What you have to do: Each record is to be printed again precisely as it reads.

[[ Recorded data, beginning ]]

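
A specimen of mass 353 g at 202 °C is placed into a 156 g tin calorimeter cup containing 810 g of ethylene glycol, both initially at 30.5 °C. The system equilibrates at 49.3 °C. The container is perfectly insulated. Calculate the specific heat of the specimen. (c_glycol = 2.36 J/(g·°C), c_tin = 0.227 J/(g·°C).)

Conservation of energy gives ΣQ = 0:
353×c×(49.3 − 202) + 810×2.36×(49.3 − 30.5) + 156×0.227×(49.3 − 30.5) = 0
-53903 c = -36604
c = -36604/-53903 ≈ 0.6791 J/(g·°C)

c ≈ 0.679 J/(g·°C)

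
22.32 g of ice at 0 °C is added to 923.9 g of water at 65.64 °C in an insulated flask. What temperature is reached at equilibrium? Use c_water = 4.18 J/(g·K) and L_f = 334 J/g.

T_f ≈ 62.2 °C

Energy conservation, ΣQ = 0:
fusion: m_ice L_f = 22.32·334 = 7454.9; warm the meltwater: 93.3 T; water: 3861.9(T − 65.64)
3955.2 T = 253495 − 7454.9 = 246040
T ≈ 62.21 °C. Since T > 0 °C, the all-ice-melts assumption holds.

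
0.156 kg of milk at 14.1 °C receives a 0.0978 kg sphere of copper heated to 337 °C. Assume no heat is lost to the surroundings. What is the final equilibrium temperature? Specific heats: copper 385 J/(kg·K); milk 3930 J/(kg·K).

T_f ≈ 32.8 °C

Heat lost by the copper equals heat gained by the milk:
0.0978·385·(337 − T) = 0.156·3930·(T − 14.1)
37.65(337 − T) = 613.08(T − 14.1)
650.73 T = 21333  ⇒  T ≈ 32.78 °C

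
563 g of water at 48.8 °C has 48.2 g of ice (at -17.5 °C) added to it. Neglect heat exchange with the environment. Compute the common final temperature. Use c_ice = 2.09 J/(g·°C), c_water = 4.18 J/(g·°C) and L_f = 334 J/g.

Conservation of energy gives ΣQ = 0:
ice -17.5→0 °C: 48.2·2.09·17.5 = 1762.9
  fusion: m_ice L_f = 48.2·334 = 16099
  meltwater 0→T: 48.2·4.18·T = 201.48 T
  water: 2353.3(T − 48.8)
2554.8 T = 114843 − 17862 = 96981
T ≈ 37.96 °C. Since T > 0 °C, the all-ice-melts assumption holds.

T_f ≈ 38.0 °C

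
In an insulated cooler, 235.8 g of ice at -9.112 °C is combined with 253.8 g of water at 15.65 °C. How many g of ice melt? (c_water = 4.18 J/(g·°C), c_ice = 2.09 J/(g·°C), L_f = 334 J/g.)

Cooling the water to 0 °C releases 253.8×4.18×15.65 = 16603 J.
Of that, 235.8×2.09×9.112 = 4490.6 J goes to bring the ice to 0 °C, leaving 12112 J.
To melt every bit of ice: 235.8×334 = 78757 J.
Since 12112 < 78757 J, not all the ice melts; equilibrium is at 0 °C.
m_melt = 12112 / L_f = 36.26 g.

m_melted ≈ 36.3 g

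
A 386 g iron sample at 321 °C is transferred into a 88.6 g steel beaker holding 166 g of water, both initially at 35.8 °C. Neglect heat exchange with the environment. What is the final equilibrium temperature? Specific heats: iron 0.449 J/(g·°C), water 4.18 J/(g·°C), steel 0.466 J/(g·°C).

With ΣQ=0 the equilibrium temperature is the m·c-weighted mean:
T_f = (173.31×321 + 693.88×35.8 + 41.29×35.8) / (173.31 + 693.88 + 41.29)
    = 81953 / 908.48 ≈ 90.21 °C

T_f ≈ 90.2 °C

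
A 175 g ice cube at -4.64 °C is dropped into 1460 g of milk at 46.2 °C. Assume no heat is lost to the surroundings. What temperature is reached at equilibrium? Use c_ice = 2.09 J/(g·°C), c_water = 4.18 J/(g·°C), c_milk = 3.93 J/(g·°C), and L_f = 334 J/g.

T_f ≈ 31.7 °C

Heat gained plus heat lost sum to zero:
ice -4.64→0 °C: 175×2.09×4.64 = 1697.1
  fusion: m_ice L_f = 175×334 = 58450
  warm the meltwater: 731.5 T
  milk cools: 1460×3.93×(T − 46.2) = 5737.8(T − 46.2)
6469.3 T = 265086 − 60147 = 204939
T ≈ 31.68 °C (positive, so assuming full melt was valid).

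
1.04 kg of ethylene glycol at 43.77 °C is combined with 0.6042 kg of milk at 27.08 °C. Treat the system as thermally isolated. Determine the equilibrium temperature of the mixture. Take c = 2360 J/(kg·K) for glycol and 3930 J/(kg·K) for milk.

T_f ≈ 35.6 °C

Taking heat into each body as positive, Σ m c ΔT = 0:
1.04*2360*(T − 43.77) + 0.6042*3930*(T − 27.08) = 0
2454.4(T − 43.77) + 2374.5(T − 27.08) = 0
4828.9 T = 171731
T ≈ 35.56 °C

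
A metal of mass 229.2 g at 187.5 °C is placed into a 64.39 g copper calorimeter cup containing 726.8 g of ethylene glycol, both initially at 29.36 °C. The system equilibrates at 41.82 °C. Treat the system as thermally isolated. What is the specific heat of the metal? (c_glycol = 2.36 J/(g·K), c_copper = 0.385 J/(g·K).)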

[[ Recorded data, end ]]

Response:
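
A specimen of mass 353 g at 202 °C is placed into a 156 g tin calorimeter cup containing 810 g of ethylene glycol, both initially at 30.5 °C. The system equilibrates at 49.3 °C. The container is perfectly insulated. Calculate the specific heat of the specimen. (c_glycol = 2.36 J/(g·°C), c_tin = 0.227 J/(g·°C).)

Conservation of energy gives ΣQ = 0:
353×c×(49.3 − 202) + 810×2.36×(49.3 − 30.5) + 156×0.227×(49.3 − 30.5) = 0
-53903 c = -36604
c = -36604/-53903 ≈ 0.6791 J/(g·°C)

c ≈ 0.679 J/(g·°C)

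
22.32 g of ice at 0 °C is added to 923.9 g of water at 65.64 °C in an insulated flask. What temperature is reached at equilibrium? Use c_water = 4.18 J/(g·K) and L_f = 334 J/g.

T_f ≈ 62.2 °C

Energy conservation, ΣQ = 0:
fusion: m_ice L_f = 22.32·334 = 7454.9; warm the meltwater: 93.3 T; water: 3861.9(T − 65.64)
3955.2 T = 253495 − 7454.9 = 246040
T ≈ 62.21 °C. Since T > 0 °C, the all-ice-melts assumption holds.

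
0.156 kg of milk at 14.1 °C receives a 0.0978 kg sphere of copper heated to 337 °C. Assume no heat is lost to the surroundings. What is the final equilibrium temperature? Specific heats: copper 385 J/(kg·K); milk 3930 J/(kg·K).

T_f ≈ 32.8 °C

Heat lost by the copper equals heat gained by the milk:
0.0978·385·(337 − T) = 0.156·3930·(T − 14.1)
37.65(337 − T) = 613.08(T − 14.1)
650.73 T = 21333  ⇒  T ≈ 32.78 °C

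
563 g of water at 48.8 °C has 48.2 g of ice (at -17.5 °C) added to it. Neglect heat exchange with the environment. Compute the common final temperature. Use c_ice = 2.09 J/(g·°C), c_water = 4.18 J/(g·°C) and L_f = 334 J/g.

Conservation of energy gives ΣQ = 0:
ice -17.5→0 °C: 48.2·2.09·17.5 = 1762.9
  fusion: m_ice L_f = 48.2·334 = 16099
  meltwater 0→T: 48.2·4.18·T = 201.48 T
  water: 2353.3(T − 48.8)
2554.8 T = 114843 − 17862 = 96981
T ≈ 37.96 °C. Since T > 0 °C, the all-ice-melts assumption holds.

T_f ≈ 38.0 °C

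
In an insulated cooler, 235.8 g of ice at -9.112 °C is combined with 253.8 g of water at 15.65 °C. How many g of ice melt? (c_water = 4.18 J/(g·°C), c_ice = 2.09 J/(g·°C), L_f = 334 J/g.)

Cooling the water to 0 °C releases 253.8×4.18×15.65 = 16603 J.
Of that, 235.8×2.09×9.112 = 4490.6 J goes to bring the ice to 0 °C, leaving 12112 J.
To melt every bit of ice: 235.8×334 = 78757 J.
Since 12112 < 78757 J, not all the ice melts; equilibrium is at 0 °C.
m_melt = 12112 / L_f = 36.26 g.

m_melted ≈ 36.3 g

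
A 386 g iron sample at 321 °C is transferred into a 88.6 g steel beaker holding 166 g of water, both initially at 35.8 °C. Neglect heat exchange with the environment. What is the final equilibrium temperature? Specific heats: iron 0.449 J/(g·°C), water 4.18 J/(g·°C), steel 0.466 J/(g·°C).

With ΣQ=0 the equilibrium temperature is the m·c-weighted mean:
T_f = (173.31×321 + 693.88×35.8 + 41.29×35.8) / (173.31 + 693.88 + 41.29)
    = 81953 / 908.48 ≈ 90.21 °C

T_f ≈ 90.2 °C

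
A 175 g ice cube at -4.64 °C is dropped into 1460 g of milk at 46.2 °C. Assume no heat is lost to the surroundings. What temperature is reached at equilibrium? Use c_ice = 2.09 J/(g·°C), c_water = 4.18 J/(g·°C), c_milk = 3.93 J/(g·°C), and L_f = 334 J/g.

T_f ≈ 31.7 °C

Heat gained plus heat lost sum to zero:
ice -4.64→0 °C: 175×2.09×4.64 = 1697.1
  fusion: m_ice L_f = 175×334 = 58450
  warm the meltwater: 731.5 T
  milk cools: 1460×3.93×(T − 46.2) = 5737.8(T − 46.2)
6469.3 T = 265086 − 60147 = 204939
T ≈ 31.68 °C (positive, so assuming full melt was valid).

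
1.04 kg of ethylene glycol at 43.77 °C is combined with 0.6042 kg of milk at 27.08 °C. Treat the system as thermally isolated. Determine the equilibrium temperature of the mixture. Take c = 2360 J/(kg·K) for glycol and 3930 J/(kg·K) for milk.

T_f ≈ 35.6 °C

Taking heat into each body as positive, Σ m c ΔT = 0:
1.04*2360*(T − 43.77) + 0.6042*3930*(T − 27.08) = 0
2454.4(T − 43.77) + 2374.5(T − 27.08) = 0
4828.9 T = 171731
T ≈ 35.56 °C

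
A metal of mass 229.2 g at 187.5 °C is placed into a 64.39 g copper calorimeter cup containing 726.8 g of ethylene glycol, both initially at 29.36 °C. The system equilibrates at 41.82 °C. Treat the system as thermally isolated. What is the specific heat of the metal? (c_glycol = 2.36 J/(g·K), c_copper = 0.385 J/(g·K).)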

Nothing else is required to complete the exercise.